Calculate how many lines of the data hold "shown". The answer consists of that number only.
----
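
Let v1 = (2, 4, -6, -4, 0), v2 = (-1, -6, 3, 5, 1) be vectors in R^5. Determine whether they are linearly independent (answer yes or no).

yes

Form the matrix with these vectors as rows and row reduce.
R2 ← R2 + (1/2)·R1: [0, -4, 0, 3, 1]
2 nonzero rows, so the 2 vectors span a space of dimension 2.
Since 2 = 2, the vectors are linearly independent.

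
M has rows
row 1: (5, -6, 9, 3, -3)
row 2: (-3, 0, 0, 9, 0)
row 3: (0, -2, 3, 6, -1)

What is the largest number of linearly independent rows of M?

Row reduce to echelon form.
R2 ← R2 + (3/5)·R1: [0, -18/5, 27/5, 54/5, -9/5]
R3 ← R3 − (5/9)·R2: [0, 0, 0, 0, 0]
Echelon form has 2 nonzero rows, so rank(M) = 2.
The rank gives the maximum number of linearly independent rows: 2.

2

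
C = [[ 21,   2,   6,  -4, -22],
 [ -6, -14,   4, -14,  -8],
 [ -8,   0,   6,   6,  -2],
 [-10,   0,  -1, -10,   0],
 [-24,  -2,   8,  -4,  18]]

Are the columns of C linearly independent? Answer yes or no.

yes

Row reduce C to echelon form.
R2 ← R2 + (2/7)·R1: [0, -94/7, 40/7, -106/7, -100/7]
R3 ← R3 + (8/21)·R1: [0, 16/21, 58/7, 94/21, -218/21]
R4 ← R4 + (10/21)·R1: [0, 20/21, 13/7, -250/21, -220/21]
R5 ← R5 + (8/7)·R1: [0, 2/7, 104/7, -60/7, -50/7]
R3 ← R3 + (8/141)·R2: [0, 0, 1214/141, 170/47, -526/47]
R4 ← R4 + (10/141)·R2: [0, 0, 319/141, -610/47, -540/47]
R5 ← R5 + (1/47)·R2: [0, 0, 704/47, -418/47, -350/47]
R4 ← R4 − (319/1214)·R3: [0, 0, 0, -8455/607, -5189/607]
R5 ← R5 − (1056/607)·R3: [0, 0, 0, -9218/607, 7298/607]
R5 ← R5 − (9218/8455)·R4: [0, 0, 0, 0, 180456/8455]
5 pivots among 5 columns.
Every column is a pivot column, so the columns are linearly independent.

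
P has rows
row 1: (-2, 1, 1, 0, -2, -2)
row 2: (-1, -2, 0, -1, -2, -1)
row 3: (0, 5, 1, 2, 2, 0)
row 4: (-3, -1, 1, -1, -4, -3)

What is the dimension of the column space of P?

Row reduce to echelon form.
R2 ← R2 − (1/2)·R1: [0, -5/2, -1/2, -1, -1, 0]
R4 ← R4 − (3/2)·R1: [0, -5/2, -1/2, -1, -1, 0]
R3 ← R3 + (2)·R2: [0, 0, 0, 0, 0, 0]
R4 ← R4 − R2: [0, 0, 0, 0, 0, 0]
Echelon form has 2 nonzero rows, so rank(P) = 2.
The column space has dimension equal to the rank: 2.

2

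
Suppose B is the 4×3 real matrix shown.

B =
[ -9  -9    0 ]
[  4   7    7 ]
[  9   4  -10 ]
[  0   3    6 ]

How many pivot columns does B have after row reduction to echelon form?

3

Row reduce to echelon form.
R2 ← R2 + (4/9)·R1: [0, 3, 7]
R3 ← R3 + R1: [0, -5, -10]
R3 ← R3 + (5/3)·R2: [0, 0, 5/3]
R4 ← R4 − R2: [0, 0, -1]
R4 ← R4 + (3/5)·R3: [0, 0, 0]
Echelon form has 3 nonzero rows, so rank(B) = 3.
Each nonzero row contributes one pivot column: 3 pivot columns.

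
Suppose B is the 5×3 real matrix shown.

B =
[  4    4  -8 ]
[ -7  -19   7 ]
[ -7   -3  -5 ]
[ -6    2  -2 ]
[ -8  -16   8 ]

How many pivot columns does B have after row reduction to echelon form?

Row reduce to echelon form.
R2 ← R2 + (7/4)·R1: [0, -12, -7]
R3 ← R3 + (7/4)·R1: [0, 4, -19]
R4 ← R4 + (3/2)·R1: [0, 8, -14]
R5 ← R5 + (2)·R1: [0, -8, -8]
R3 ← R3 + (1/3)·R2: [0, 0, -64/3]
R4 ← R4 + (2/3)·R2: [0, 0, -56/3]
R5 ← R5 − (2/3)·R2: [0, 0, -10/3]
R4 ← R4 − (7/8)·R3: [0, 0, 0]
R5 ← R5 − (5/32)·R3: [0, 0, 0]
Echelon form has 3 nonzero rows, so rank(B) = 3.
Each nonzero row contributes one pivot column: 3 pivot columns.

3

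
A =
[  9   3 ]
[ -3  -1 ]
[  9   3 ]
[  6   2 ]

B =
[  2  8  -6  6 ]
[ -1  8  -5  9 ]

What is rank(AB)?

First compute AB:
[[ 15,  96, -69,  81],
 [ -5, -32,  23, -27],
 [ 15,  96, -69,  81],
 [ 10,  64, -46,  54]]
Now row reduce the product.
R2 ← R2 + (1/3)·R1: [0, 0, 0, 0]
R3 ← R3 − R1: [0, 0, 0, 0]
R4 ← R4 − (2/3)·R1: [0, 0, 0, 0]
1 nonzero row, so rank(AB) = 1.

1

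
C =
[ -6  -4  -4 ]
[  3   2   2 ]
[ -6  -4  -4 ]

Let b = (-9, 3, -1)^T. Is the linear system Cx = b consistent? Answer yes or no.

Row reduce the augmented matrix [C | b].
R2 ← R2 + (1/2)·R1: [0, 0, 0, -3/2]
R3 ← R3 − R1: [0, 0, 0, 8]
R3 ← R3 + (16/3)·R2: [0, 0, 0, 0]
The echelon form has 2 nonzero rows; the last pivot sits in the augmented column, so rank(C) = 1 but rank([C|b]) = 2.
Since the ranks differ, the system is inconsistent.

no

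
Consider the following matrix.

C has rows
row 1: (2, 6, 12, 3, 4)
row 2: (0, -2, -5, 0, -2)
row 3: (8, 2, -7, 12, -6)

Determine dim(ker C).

Row reduce to echelon form.
R3 ← R3 − (4)·R1: [0, -22, -55, 0, -22]
R3 ← R3 − (11)·R2: [0, 0, 0, 0, 0]
2 nonzero rows, so rank(C) = 2.
C has 5 columns; by rank–nullity, nullity = 5 − 2 = 3.

3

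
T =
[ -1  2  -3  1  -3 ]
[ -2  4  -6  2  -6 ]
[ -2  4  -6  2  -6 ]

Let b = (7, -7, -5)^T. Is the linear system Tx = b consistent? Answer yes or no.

Row reduce the augmented matrix [T | b].
R2 ← R2 − (2)·R1: [0, 0, 0, 0, 0, -21]
R3 ← R3 − (2)·R1: [0, 0, 0, 0, 0, -19]
R3 ← R3 − (19/21)·R2: [0, 0, 0, 0, 0, 0]
The echelon form has 2 nonzero rows; the last pivot sits in the augmented column, so rank(T) = 1 but rank([T|b]) = 2.
Since the ranks differ, the system is inconsistent.

no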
----
- [Solution for this exercise] 2